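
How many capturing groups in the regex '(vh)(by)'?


To count capturing groups, count each '(' that starts a group.
Pattern: '(vh)(by)'
Walking through the pattern:
  Position 0: '(' -> group #1
  Position 4: '(' -> group #2
Total capturing groups: 2

2


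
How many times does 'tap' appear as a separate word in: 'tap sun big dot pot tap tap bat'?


Scanning each word for exact match 'tap':
  Word 1: 'tap' -> MATCH
  Word 2: 'sun' -> no
  Word 3: 'big' -> no
  Word 4: 'dot' -> no
  Word 5: 'pot' -> no
  Word 6: 'tap' -> MATCH
  Word 7: 'tap' -> MATCH
  Word 8: 'bat' -> no
Total matches: 3

3


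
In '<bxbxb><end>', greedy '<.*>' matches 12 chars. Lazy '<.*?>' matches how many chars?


Greedy '<.*>' tries to match as MUCH as possible.
Lazy '<.*?>' tries to match as LITTLE as possible.

String: '<bxbxb><end>'
Greedy '<.*>' starts at first '<' and extends to the LAST '>': '<bxbxb><end>' (12 chars)
Lazy '<.*?>' starts at first '<' and stops at the FIRST '>': '<bxbxb>' (7 chars)

7


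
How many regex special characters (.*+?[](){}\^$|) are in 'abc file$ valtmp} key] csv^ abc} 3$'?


Regex special characters are: . * + ? [ ] ( ) { } \ ^ $ |
Scanning 'abc file$ valtmp} key] csv^ abc} 3$':
  pos 8: '$' -> SPECIAL
  pos 16: '}' -> SPECIAL
  pos 21: ']' -> SPECIAL
  pos 26: '^' -> SPECIAL
  pos 31: '}' -> SPECIAL
  pos 34: '$' -> SPECIAL
Special chars found: ['$', '}', ']', '^', '}', '$']
Total: 6

6


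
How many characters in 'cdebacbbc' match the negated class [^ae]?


Negated class [^ae] matches any char NOT in {a, e}
Scanning 'cdebacbbc':
  pos 0: 'c' -> MATCH
  pos 1: 'd' -> MATCH
  pos 2: 'e' -> no (excluded)
  pos 3: 'b' -> MATCH
  pos 4: 'a' -> no (excluded)
  pos 5: 'c' -> MATCH
  pos 6: 'b' -> MATCH
  pos 7: 'b' -> MATCH
  pos 8: 'c' -> MATCH
Total matches: 7

7


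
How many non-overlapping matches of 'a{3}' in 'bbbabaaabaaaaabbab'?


Pattern 'a{3}' matches exactly 3 consecutive a's (greedy, non-overlapping).
String: 'bbbabaaabaaaaabbab'
Scanning for runs of a's:
  Run at pos 3: 'a' (length 1) -> 0 match(es)
  Run at pos 5: 'aaa' (length 3) -> 1 match(es)
  Run at pos 9: 'aaaaa' (length 5) -> 1 match(es)
  Run at pos 16: 'a' (length 1) -> 0 match(es)
Matches found: ['aaa', 'aaa']
Total: 2

2


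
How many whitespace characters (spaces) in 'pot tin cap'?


\s matches whitespace characters (spaces, tabs, etc.).
Text: 'pot tin cap'
This text has 3 words separated by spaces.
Number of spaces = number of words - 1 = 3 - 1 = 2

2


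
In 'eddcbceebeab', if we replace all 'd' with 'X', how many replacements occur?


re.sub('d', 'X', text) replaces every occurrence of 'd' with 'X'.
Text: 'eddcbceebeab'
Scanning for 'd':
  pos 1: 'd' -> replacement #1
  pos 2: 'd' -> replacement #2
Total replacements: 2

2


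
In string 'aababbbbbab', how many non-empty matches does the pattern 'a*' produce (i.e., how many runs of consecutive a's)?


Pattern 'a*' matches zero or more a's. We want non-empty runs of consecutive a's.
String: 'aababbbbbab'
Walking through the string to find runs of a's:
  Run 1: positions 0-1 -> 'aa'
  Run 2: positions 3-3 -> 'a'
  Run 3: positions 9-9 -> 'a'
Non-empty runs found: ['aa', 'a', 'a']
Count: 3

3


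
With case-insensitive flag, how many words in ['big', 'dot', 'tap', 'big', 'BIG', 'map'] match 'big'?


Case-insensitive matching: compare each word's lowercase form to 'big'.
  'big' -> lower='big' -> MATCH
  'dot' -> lower='dot' -> no
  'tap' -> lower='tap' -> no
  'big' -> lower='big' -> MATCH
  'BIG' -> lower='big' -> MATCH
  'map' -> lower='map' -> no
Matches: ['big', 'big', 'BIG']
Count: 3

3


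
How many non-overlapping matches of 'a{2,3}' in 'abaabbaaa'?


Pattern 'a{2,3}' matches between 2 and 3 consecutive a's (greedy).
String: 'abaabbaaa'
Finding runs of a's and applying greedy matching:
  Run at pos 0: 'a' (length 1)
  Run at pos 2: 'aa' (length 2)
  Run at pos 6: 'aaa' (length 3)
Matches: ['aa', 'aaa']
Count: 2

2


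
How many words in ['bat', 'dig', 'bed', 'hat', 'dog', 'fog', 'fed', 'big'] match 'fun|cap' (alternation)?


Alternation 'fun|cap' matches either 'fun' or 'cap'.
Checking each word:
  'bat' -> no
  'dig' -> no
  'bed' -> no
  'hat' -> no
  'dog' -> no
  'fog' -> no
  'fed' -> no
  'big' -> no
Matches: []
Count: 0

0


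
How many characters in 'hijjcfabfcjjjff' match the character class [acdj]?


Character class [acdj] matches any of: {a, c, d, j}
Scanning string 'hijjcfabfcjjjff' character by character:
  pos 0: 'h' -> no
  pos 1: 'i' -> no
  pos 2: 'j' -> MATCH
  pos 3: 'j' -> MATCH
  pos 4: 'c' -> MATCH
  pos 5: 'f' -> no
  pos 6: 'a' -> MATCH
  pos 7: 'b' -> no
  pos 8: 'f' -> no
  pos 9: 'c' -> MATCH
  pos 10: 'j' -> MATCH
  pos 11: 'j' -> MATCH
  pos 12: 'j' -> MATCH
  pos 13: 'f' -> no
  pos 14: 'f' -> no
Total matches: 8

8


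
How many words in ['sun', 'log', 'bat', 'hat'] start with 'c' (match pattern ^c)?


Pattern ^c anchors to start of word. Check which words begin with 'c':
  'sun' -> no
  'log' -> no
  'bat' -> no
  'hat' -> no
Matching words: []
Count: 0

0


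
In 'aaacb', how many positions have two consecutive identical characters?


Looking for consecutive identical characters in 'aaacb':
  pos 0-1: 'a' vs 'a' -> MATCH ('aa')
  pos 1-2: 'a' vs 'a' -> MATCH ('aa')
  pos 2-3: 'a' vs 'c' -> different
  pos 3-4: 'c' vs 'b' -> different
Consecutive identical pairs: ['aa', 'aa']
Count: 2

2


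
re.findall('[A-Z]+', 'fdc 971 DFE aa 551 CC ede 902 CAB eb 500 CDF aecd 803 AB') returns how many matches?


Pattern '[A-Z]+' finds one or more uppercase letters.
Text: 'fdc 971 DFE aa 551 CC ede 902 CAB eb 500 CDF aecd 803 AB'
Scanning for matches:
  Match 1: 'DFE'
  Match 2: 'CC'
  Match 3: 'CAB'
  Match 4: 'CDF'
  Match 5: 'AB'
Total matches: 5

5


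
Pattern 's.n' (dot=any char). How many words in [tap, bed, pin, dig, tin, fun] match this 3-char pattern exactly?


Pattern 's.n' means: starts with 's', any single char, ends with 'n'.
Checking each word (must be exactly 3 chars):
  'tap' (len=3): no
  'bed' (len=3): no
  'pin' (len=3): no
  'dig' (len=3): no
  'tin' (len=3): no
  'fun' (len=3): no
Matching words: []
Total: 0

0


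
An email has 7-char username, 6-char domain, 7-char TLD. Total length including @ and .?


An email address has format: username@domain.tld
Username length: 7
'@' character: 1
Domain length: 6
'.' character: 1
TLD length: 7
Total = 7 + 1 + 6 + 1 + 7 = 22

22


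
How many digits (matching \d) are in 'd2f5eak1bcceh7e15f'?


\d matches any digit 0-9.
Scanning 'd2f5eak1bcceh7e15f':
  pos 1: '2' -> DIGIT
  pos 3: '5' -> DIGIT
  pos 7: '1' -> DIGIT
  pos 13: '7' -> DIGIT
  pos 15: '1' -> DIGIT
  pos 16: '5' -> DIGIT
Digits found: ['2', '5', '1', '7', '1', '5']
Total: 6

6


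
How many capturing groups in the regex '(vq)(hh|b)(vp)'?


To count capturing groups, count each '(' that starts a group.
Pattern: '(vq)(hh|b)(vp)'
Walking through the pattern:
  Position 0: '(' -> group #1
  Position 4: '(' -> group #2
  Position 10: '(' -> group #3
Total capturing groups: 3

3


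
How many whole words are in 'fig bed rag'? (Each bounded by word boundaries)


Word boundaries (\b) mark the start/end of each word.
Text: 'fig bed rag'
Splitting by whitespace:
  Word 1: 'fig'
  Word 2: 'bed'
  Word 3: 'rag'
Total whole words: 3

3


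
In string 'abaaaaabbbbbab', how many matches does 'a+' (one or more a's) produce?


Pattern 'a+' matches one or more consecutive a's.
String: 'abaaaaabbbbbab'
Scanning for runs of a:
  Match 1: 'a' (length 1)
  Match 2: 'aaaaa' (length 5)
  Match 3: 'a' (length 1)
Total matches: 3

3


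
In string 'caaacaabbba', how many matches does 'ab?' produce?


Pattern 'ab?' matches 'a' optionally followed by 'b'.
String: 'caaacaabbba'
Scanning left to right for 'a' then checking next char:
  Match 1: 'a' (a not followed by b)
  Match 2: 'a' (a not followed by b)
  Match 3: 'a' (a not followed by b)
  Match 4: 'a' (a not followed by b)
  Match 5: 'ab' (a followed by b)
  Match 6: 'a' (a not followed by b)
Total matches: 6

6


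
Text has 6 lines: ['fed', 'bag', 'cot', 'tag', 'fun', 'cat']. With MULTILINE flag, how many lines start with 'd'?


With MULTILINE flag, ^ matches the start of each line.
Lines: ['fed', 'bag', 'cot', 'tag', 'fun', 'cat']
Checking which lines start with 'd':
  Line 1: 'fed' -> no
  Line 2: 'bag' -> no
  Line 3: 'cot' -> no
  Line 4: 'tag' -> no
  Line 5: 'fun' -> no
  Line 6: 'cat' -> no
Matching lines: []
Count: 0

0


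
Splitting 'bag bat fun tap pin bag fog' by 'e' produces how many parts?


Splitting by 'e' breaks the string at each occurrence of the separator.
Text: 'bag bat fun tap pin bag fog'
Parts after split:
  Part 1: 'bag bat fun tap pin bag fog'
Total parts: 1

1


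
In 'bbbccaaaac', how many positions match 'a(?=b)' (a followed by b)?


Lookahead 'a(?=b)' matches 'a' only when followed by 'b'.
String: 'bbbccaaaac'
Checking each position where char is 'a':
  pos 5: 'a' -> no (next='a')
  pos 6: 'a' -> no (next='a')
  pos 7: 'a' -> no (next='a')
  pos 8: 'a' -> no (next='c')
Matching positions: []
Count: 0

0


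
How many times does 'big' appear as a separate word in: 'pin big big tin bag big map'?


Scanning each word for exact match 'big':
  Word 1: 'pin' -> no
  Word 2: 'big' -> MATCH
  Word 3: 'big' -> MATCH
  Word 4: 'tin' -> no
  Word 5: 'bag' -> no
  Word 6: 'big' -> MATCH
  Word 7: 'map' -> no
Total matches: 3

3


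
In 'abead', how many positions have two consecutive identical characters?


Looking for consecutive identical characters in 'abead':
  pos 0-1: 'a' vs 'b' -> different
  pos 1-2: 'b' vs 'e' -> different
  pos 2-3: 'e' vs 'a' -> different
  pos 3-4: 'a' vs 'd' -> different
Consecutive identical pairs: []
Count: 0

0


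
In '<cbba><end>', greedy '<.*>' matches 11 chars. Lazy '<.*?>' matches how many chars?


Greedy '<.*>' tries to match as MUCH as possible.
Lazy '<.*?>' tries to match as LITTLE as possible.

String: '<cbba><end>'
Greedy '<.*>' starts at first '<' and extends to the LAST '>': '<cbba><end>' (11 chars)
Lazy '<.*?>' starts at first '<' and stops at the FIRST '>': '<cbba>' (6 chars)

6


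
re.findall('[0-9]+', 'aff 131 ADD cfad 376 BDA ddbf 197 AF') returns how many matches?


Pattern '[0-9]+' finds one or more digits.
Text: 'aff 131 ADD cfad 376 BDA ddbf 197 AF'
Scanning for matches:
  Match 1: '131'
  Match 2: '376'
  Match 3: '197'
Total matches: 3

3


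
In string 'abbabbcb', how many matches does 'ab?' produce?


Pattern 'ab?' matches 'a' optionally followed by 'b'.
String: 'abbabbcb'
Scanning left to right for 'a' then checking next char:
  Match 1: 'ab' (a followed by b)
  Match 2: 'ab' (a followed by b)
Total matches: 2

2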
--------------------------------
:: DESCRIPTION OF THE TASK ::
Repeat exactly the lines from the line containing "In 'abead', how" through the end of the listing above; both boundary lines are part of the output.

:: RESPONSE ::
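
In 'abead', how many positions have two consecutive identical characters?


Looking for consecutive identical characters in 'abead':
  pos 0-1: 'a' vs 'b' -> different
  pos 1-2: 'b' vs 'e' -> different
  pos 2-3: 'e' vs 'a' -> different
  pos 3-4: 'a' vs 'd' -> different
Consecutive identical pairs: []
Count: 0

0


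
In '<cbba><end>', greedy '<.*>' matches 11 chars. Lazy '<.*?>' matches how many chars?


Greedy '<.*>' tries to match as MUCH as possible.
Lazy '<.*?>' tries to match as LITTLE as possible.

String: '<cbba><end>'
Greedy '<.*>' starts at first '<' and extends to the LAST '>': '<cbba><end>' (11 chars)
Lazy '<.*?>' starts at first '<' and stops at the FIRST '>': '<cbba>' (6 chars)

6


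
re.findall('[0-9]+', 'aff 131 ADD cfad 376 BDA ddbf 197 AF') returns how many matches?


Pattern '[0-9]+' finds one or more digits.
Text: 'aff 131 ADD cfad 376 BDA ddbf 197 AF'
Scanning for matches:
  Match 1: '131'
  Match 2: '376'
  Match 3: '197'
Total matches: 3

3


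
In string 'abbabbcb', how many matches does 'ab?' produce?


Pattern 'ab?' matches 'a' optionally followed by 'b'.
String: 'abbabbcb'
Scanning left to right for 'a' then checking next char:
  Match 1: 'ab' (a followed by b)
  Match 2: 'ab' (a followed by b)
Total matches: 2

2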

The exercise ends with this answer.